(Stored items)
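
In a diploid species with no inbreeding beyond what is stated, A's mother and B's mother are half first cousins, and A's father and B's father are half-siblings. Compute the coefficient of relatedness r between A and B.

Wright's path rule: contributions from independent ancestry routes add.
A and B are related in two ways: half second cousins through their mothers (r = 1/64) and half first cousins through their fathers (r = 1/16).
r = 1/64 + 1/16 = 0.078125.

0.078125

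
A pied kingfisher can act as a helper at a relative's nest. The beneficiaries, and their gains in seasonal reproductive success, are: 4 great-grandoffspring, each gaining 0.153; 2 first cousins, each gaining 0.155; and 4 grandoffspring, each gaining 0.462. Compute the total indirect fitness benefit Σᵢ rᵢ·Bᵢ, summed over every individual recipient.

r to a great-grandoffspring = 0.125 (three parent–offspring links: r = (1/2)^3 = 1/8).
r to a first cousin = 1/8 (first cousins share one grandparent pair — two paths of length 4: r = 2·(1/2)^4 = 1/8).
r to a grandoffspring = 0.25 (two parent–offspring links: r = (1/2)^2 = 1/4).
Summing one r·B term per recipient: 4·0.125·0.153 + 2·0.125·0.155 + 4·0.25·0.462 = 0.57725.

0.57725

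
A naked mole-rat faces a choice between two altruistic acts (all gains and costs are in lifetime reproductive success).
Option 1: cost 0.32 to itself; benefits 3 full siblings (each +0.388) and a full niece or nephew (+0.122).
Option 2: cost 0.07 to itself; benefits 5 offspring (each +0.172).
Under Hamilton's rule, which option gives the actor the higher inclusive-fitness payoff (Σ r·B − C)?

Option 2

Option 1: r to a full sibling = 0.5.
Option 1: r to a full niece or nephew = 0.25.
Option 1: Σ r·B − C = (3·0.5·0.388 + 1·0.25·0.122) − 0.32 = 0.2925.
Option 2: r to an offspring = 0.5.
Option 2: Σ r·B − C = (5·0.5·0.172) − 0.07 = 0.36.
Option 2 has the higher net inclusive-fitness payoff.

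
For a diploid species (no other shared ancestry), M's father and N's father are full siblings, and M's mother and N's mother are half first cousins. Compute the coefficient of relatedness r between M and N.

0.140625

With two independent routes of shared ancestry, r is the sum of the two contributions.
M and N are related in two ways: first cousins through their fathers (r = 1/8) and half second cousins through their mothers (r = 1/64).
r = 1/8 + 1/64 = 0.140625.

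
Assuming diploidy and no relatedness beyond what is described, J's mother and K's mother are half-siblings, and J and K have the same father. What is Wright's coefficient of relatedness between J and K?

0.3125

Wright's path rule: contributions from independent ancestry routes add.
J and K are related in two ways: half first cousins through their mothers (r = 1/16) and half-sibs through their shared father (r = 1/4).
r = 1/16 + 1/4 = 0.3125.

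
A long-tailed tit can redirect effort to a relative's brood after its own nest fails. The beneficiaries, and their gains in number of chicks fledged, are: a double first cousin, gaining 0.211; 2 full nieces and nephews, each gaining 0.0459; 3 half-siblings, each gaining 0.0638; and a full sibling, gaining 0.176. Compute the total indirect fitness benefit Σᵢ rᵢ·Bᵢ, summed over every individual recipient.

0.21155

r to a double first cousin = 0.25 (double first cousins share both grandparent pairs — four paths of length 4: r = 4·(1/2)^4 = 1/4).
r to a full niece or nephew = 1/4 (full aunt/uncle↔niece/nephew: two paths of length 3 through the shared grandparent pair: r = 2·(1/2)^3 = 1/4).
r to a half-sibling = 0.25 (half-sibs share one parent — one path of length 2: r = (1/2)^2 = 1/4).
r to a full sibling = 1/2 (full sibs share both parents — two paths of length 2: r = 2·(1/2)^2 = 1/2).
Summing one r·B term per recipient: 1·0.25·0.211 + 2·0.25·0.0459 + 3·0.25·0.0638 + 1·0.5·0.176 = 0.21155.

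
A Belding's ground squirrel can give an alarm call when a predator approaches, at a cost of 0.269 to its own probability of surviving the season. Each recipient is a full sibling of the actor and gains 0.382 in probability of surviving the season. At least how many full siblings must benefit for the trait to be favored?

2

r to a full sibling = 1/2 (full sibs share both parents — two paths of length 2: r = 2·(1/2)^2 = 1/2).
Hamilton's rule: n·r·B > C  ⇒  n > C/(r·B) = 0.269/(0.5·0.382) = 1.408.
The smallest integer exceeding 1.408 is 2.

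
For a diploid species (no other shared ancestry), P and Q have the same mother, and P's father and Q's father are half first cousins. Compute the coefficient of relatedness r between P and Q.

0.265625

Wright's path rule: contributions from independent ancestry routes add.
P and Q are related in two ways: half-sibs through their shared mother (r = 1/4) and half second cousins through their fathers (r = 1/64).
r = 1/4 + 1/64 = 0.265625.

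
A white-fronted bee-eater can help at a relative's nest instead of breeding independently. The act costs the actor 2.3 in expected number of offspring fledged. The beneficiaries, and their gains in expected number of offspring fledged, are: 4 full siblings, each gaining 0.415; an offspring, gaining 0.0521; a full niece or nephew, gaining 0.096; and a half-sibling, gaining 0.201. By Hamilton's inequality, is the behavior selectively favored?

Hamilton's rule: the trait is favored when the sum of r·B over every recipient exceeds the actor's cost C.
r to a full sibling = 0.5 (full sibs share both parents — two paths of length 2: r = 2·(1/2)^2 = 1/2).
r to an offspring = 1/2 (one parent–offspring link: r = (1/2)^1 = 1/2).
r to a full niece or nephew = 0.25 (full aunt/uncle↔niece/nephew: two paths of length 3 through the shared grandparent pair: r = 2·(1/2)^3 = 1/4).
r to a half-sibling = 1/4 (half-sibs share one parent — one path of length 2: r = (1/2)^2 = 1/4).
Summing one r·B term per recipient: 4·0.5·0.415 + 1·0.5·0.0521 + 1·0.25·0.096 + 1·0.25·0.201 = 0.9303.
0.9303 < 2.3: the indirect benefit is less than the cost.

No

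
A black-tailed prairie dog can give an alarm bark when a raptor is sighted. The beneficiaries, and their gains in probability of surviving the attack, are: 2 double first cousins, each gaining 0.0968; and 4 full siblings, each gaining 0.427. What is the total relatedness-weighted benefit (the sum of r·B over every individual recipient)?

r to a double first cousin = 1/4 (double first cousins share both grandparent pairs — four paths of length 4: r = 4·(1/2)^4 = 1/4).
r to a full sibling = 0.5 (full sibs share both parents — two paths of length 2: r = 2·(1/2)^2 = 1/2).
Summing one r·B term per recipient: 2·0.25·0.0968 + 4·0.5·0.427 = 0.9024.

0.9024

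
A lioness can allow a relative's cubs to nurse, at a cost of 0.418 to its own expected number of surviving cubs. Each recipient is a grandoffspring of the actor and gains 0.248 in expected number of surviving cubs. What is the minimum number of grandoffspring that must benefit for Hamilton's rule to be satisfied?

7

r to a grandoffspring = 1/4 (two parent–offspring links: r = (1/2)^2 = 1/4).
Hamilton's rule: n·r·B > C  ⇒  n > C/(r·B) = 0.418/(0.25·0.248) = 6.742.
The smallest integer exceeding 6.742 is 7.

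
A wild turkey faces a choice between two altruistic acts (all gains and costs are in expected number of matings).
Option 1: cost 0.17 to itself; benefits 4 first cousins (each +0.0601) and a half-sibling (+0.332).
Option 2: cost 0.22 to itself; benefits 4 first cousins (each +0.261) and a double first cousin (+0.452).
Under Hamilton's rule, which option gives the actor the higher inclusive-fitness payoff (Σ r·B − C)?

Option 2

Option 1: r to a first cousin = 0.125.
Option 1: r to a half-sibling = 0.25.
Option 1: Σ r·B − C = (4·0.125·0.0601 + 1·0.25·0.332) − 0.17 = -0.05695.
Option 2: r to a first cousin = 0.125.
Option 2: r to a double first cousin = 0.25.
Option 2: Σ r·B − C = (4·0.125·0.261 + 1·0.25·0.452) − 0.22 = 0.0235.
Option 2 has the higher net inclusive-fitness payoff.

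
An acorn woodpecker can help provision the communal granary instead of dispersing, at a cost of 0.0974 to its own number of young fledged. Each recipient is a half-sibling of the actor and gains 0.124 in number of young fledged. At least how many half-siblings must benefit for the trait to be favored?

r to a half-sibling = 0.25 (half-sibs share one parent — one path of length 2: r = (1/2)^2 = 1/4).
Hamilton's rule: n·r·B > C  ⇒  n > C/(r·B) = 0.0974/(0.25·0.124) = 3.142.
The smallest integer exceeding 3.142 is 4.

4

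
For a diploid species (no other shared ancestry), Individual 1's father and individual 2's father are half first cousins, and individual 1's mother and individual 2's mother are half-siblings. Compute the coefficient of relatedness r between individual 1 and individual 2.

0.078125

Relatedness sums over independent paths through distinct common ancestors.
Individual 1 and individual 2 are related in two ways: half second cousins through their fathers (r = 1/64) and half first cousins through their mothers (r = 1/16).
r = 1/64 + 1/16 = 0.078125.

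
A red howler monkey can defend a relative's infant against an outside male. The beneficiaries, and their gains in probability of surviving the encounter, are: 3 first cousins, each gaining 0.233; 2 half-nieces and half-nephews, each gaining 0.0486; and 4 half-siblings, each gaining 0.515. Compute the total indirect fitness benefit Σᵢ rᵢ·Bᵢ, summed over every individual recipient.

r to a first cousin = 1/8 (first cousins share one grandparent pair — two paths of length 4: r = 2·(1/2)^4 = 1/8).
r to a half-niece or half-nephew = 1/8 (half-aunt/uncle↔niece/nephew: one path of length 3: r = (1/2)^3 = 1/8).
r to a half-sibling = 0.25 (half-sibs share one parent — one path of length 2: r = (1/2)^2 = 1/4).
Summing one r·B term per recipient: 3·0.125·0.233 + 2·0.125·0.0486 + 4·0.25·0.515 = 0.614525.

0.614525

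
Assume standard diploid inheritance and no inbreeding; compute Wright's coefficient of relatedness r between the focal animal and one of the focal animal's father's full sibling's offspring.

0.125

Each parent–offspring link contributes a factor of 1/2, and independent paths through distinct common ancestors add.
First cousins share one grandparent pair — two paths of length 4: r = 2·(1/2)^4 = 1/8.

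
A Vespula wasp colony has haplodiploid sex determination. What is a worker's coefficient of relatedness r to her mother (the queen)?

One meiotic link between diploid queen and diploid daughter: r = 1/2.

0.5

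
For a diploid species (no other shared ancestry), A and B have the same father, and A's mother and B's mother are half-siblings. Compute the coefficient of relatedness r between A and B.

0.3125

Wright's path rule: contributions from independent ancestry routes add.
A and B are related in two ways: half-sibs through their shared father (r = 1/4) and half first cousins through their mothers (r = 1/16).
r = 1/4 + 1/16 = 0.3125.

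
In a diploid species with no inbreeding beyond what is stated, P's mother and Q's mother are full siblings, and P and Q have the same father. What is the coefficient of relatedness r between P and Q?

0.375

Relatedness sums over independent paths through distinct common ancestors.
P and Q are related in two ways: first cousins through their mothers (r = 1/8) and half-sibs through their shared father (r = 1/4).
r = 1/8 + 1/4 = 3/8 = 0.375.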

**What to work on:** Within the entries, find all lines holding "benefits" and copy each one.

**Result of the task:**
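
Option 1: cost 0.32 to itself; benefits 3 full siblings (each +0.388) and a full niece or nephew (+0.122).
Option 2: cost 0.07 to itself; benefits 5 offspring (each +0.172).
Option 1: cost 0.17 to itself; benefits 4 first cousins (each +0.0601) and a half-sibling (+0.332).
Option 2: cost 0.22 to itself; benefits 4 first cousins (each +0.261) and a double first cousin (+0.452).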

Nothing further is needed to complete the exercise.